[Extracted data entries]
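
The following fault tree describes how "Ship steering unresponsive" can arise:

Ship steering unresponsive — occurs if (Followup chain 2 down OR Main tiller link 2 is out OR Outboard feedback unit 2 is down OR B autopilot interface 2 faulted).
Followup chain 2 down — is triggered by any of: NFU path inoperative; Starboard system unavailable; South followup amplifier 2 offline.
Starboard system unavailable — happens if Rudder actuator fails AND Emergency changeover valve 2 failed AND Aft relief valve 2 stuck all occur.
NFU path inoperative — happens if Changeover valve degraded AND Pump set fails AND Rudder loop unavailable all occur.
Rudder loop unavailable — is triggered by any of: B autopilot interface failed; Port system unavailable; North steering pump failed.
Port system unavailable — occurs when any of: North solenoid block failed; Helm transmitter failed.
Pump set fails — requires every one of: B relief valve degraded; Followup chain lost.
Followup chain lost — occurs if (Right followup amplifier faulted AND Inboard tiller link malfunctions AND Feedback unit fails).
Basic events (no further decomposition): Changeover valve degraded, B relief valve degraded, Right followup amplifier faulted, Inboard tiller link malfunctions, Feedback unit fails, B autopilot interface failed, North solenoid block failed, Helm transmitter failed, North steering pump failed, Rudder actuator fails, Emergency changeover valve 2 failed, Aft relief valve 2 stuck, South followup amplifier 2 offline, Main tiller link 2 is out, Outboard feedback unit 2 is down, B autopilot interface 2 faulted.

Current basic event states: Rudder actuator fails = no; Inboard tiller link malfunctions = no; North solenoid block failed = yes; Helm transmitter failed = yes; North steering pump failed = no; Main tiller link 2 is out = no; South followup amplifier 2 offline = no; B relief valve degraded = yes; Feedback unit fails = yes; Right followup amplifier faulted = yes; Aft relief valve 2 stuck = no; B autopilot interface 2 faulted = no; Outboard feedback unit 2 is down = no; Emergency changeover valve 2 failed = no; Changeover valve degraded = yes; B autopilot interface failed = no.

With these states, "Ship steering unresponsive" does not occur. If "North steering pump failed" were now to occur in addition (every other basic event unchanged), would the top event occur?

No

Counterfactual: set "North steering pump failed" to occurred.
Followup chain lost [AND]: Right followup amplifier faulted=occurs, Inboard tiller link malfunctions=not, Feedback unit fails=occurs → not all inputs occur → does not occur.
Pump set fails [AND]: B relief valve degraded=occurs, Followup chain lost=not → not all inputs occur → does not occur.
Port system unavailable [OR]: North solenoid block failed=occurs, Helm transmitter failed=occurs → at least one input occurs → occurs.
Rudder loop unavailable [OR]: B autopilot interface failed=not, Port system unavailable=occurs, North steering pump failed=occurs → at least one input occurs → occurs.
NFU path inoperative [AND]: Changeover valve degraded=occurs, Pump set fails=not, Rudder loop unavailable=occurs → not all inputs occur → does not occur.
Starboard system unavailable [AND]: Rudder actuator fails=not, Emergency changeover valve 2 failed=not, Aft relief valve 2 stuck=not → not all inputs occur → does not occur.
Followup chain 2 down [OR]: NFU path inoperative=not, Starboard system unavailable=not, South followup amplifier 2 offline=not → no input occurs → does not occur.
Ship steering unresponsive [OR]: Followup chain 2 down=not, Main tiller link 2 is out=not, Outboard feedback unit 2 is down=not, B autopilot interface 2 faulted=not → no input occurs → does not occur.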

● **What you are asked to do**: With nothing left out, return each entry exactly.

● **The answer**:
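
The following fault tree describes how "Ship steering unresponsive" can arise:

Ship steering unresponsive — occurs if (Followup chain 2 down OR Main tiller link 2 is out OR Outboard feedback unit 2 is down OR B autopilot interface 2 faulted).
Followup chain 2 down — is triggered by any of: NFU path inoperative; Starboard system unavailable; South followup amplifier 2 offline.
Starboard system unavailable — happens if Rudder actuator fails AND Emergency changeover valve 2 failed AND Aft relief valve 2 stuck all occur.
NFU path inoperative — happens if Changeover valve degraded AND Pump set fails AND Rudder loop unavailable all occur.
Rudder loop unavailable — is triggered by any of: B autopilot interface failed; Port system unavailable; North steering pump failed.
Port system unavailable — occurs when any of: North solenoid block failed; Helm transmitter failed.
Pump set fails — requires every one of: B relief valve degraded; Followup chain lost.
Followup chain lost — occurs if (Right followup amplifier faulted AND Inboard tiller link malfunctions AND Feedback unit fails).
Basic events (no further decomposition): Changeover valve degraded, B relief valve degraded, Right followup amplifier faulted, Inboard tiller link malfunctions, Feedback unit fails, B autopilot interface failed, North solenoid block failed, Helm transmitter failed, North steering pump failed, Rudder actuator fails, Emergency changeover valve 2 failed, Aft relief valve 2 stuck, South followup amplifier 2 offline, Main tiller link 2 is out, Outboard feedback unit 2 is down, B autopilot interface 2 faulted.

Current basic event states: Rudder actuator fails = no; Inboard tiller link malfunctions = no; North solenoid block failed = yes; Helm transmitter failed = yes; North steering pump failed = no; Main tiller link 2 is out = no; South followup amplifier 2 offline = no; B relief valve degraded = yes; Feedback unit fails = yes; Right followup amplifier faulted = yes; Aft relief valve 2 stuck = no; B autopilot interface 2 faulted = no; Outboard feedback unit 2 is down = no; Emergency changeover valve 2 failed = no; Changeover valve degraded = yes; B autopilot interface failed = no.

With these states, "Ship steering unresponsive" does not occur. If "North steering pump failed" were now to occur in addition (every other basic event unchanged), would the top event occur?

No

Counterfactual: set "North steering pump failed" to occurred.
Followup chain lost [AND]: Right followup amplifier faulted=occurs, Inboard tiller link malfunctions=not, Feedback unit fails=occurs → not all inputs occur → does not occur.
Pump set fails [AND]: B relief valve degraded=occurs, Followup chain lost=not → not all inputs occur → does not occur.
Port system unavailable [OR]: North solenoid block failed=occurs, Helm transmitter failed=occurs → at least one input occurs → occurs.
Rudder loop unavailable [OR]: B autopilot interface failed=not, Port system unavailable=occurs, North steering pump failed=occurs → at least one input occurs → occurs.
NFU path inoperative [AND]: Changeover valve degraded=occurs, Pump set fails=not, Rudder loop unavailable=occurs → not all inputs occur → does not occur.
Starboard system unavailable [AND]: Rudder actuator fails=not, Emergency changeover valve 2 failed=not, Aft relief valve 2 stuck=not → not all inputs occur → does not occur.
Followup chain 2 down [OR]: NFU path inoperative=not, Starboard system unavailable=not, South followup amplifier 2 offline=not → no input occurs → does not occur.
Ship steering unresponsive [OR]: Followup chain 2 down=not, Main tiller link 2 is out=not, Outboard feedback unit 2 is down=not, B autopilot interface 2 faulted=not → no input occurs → does not occur.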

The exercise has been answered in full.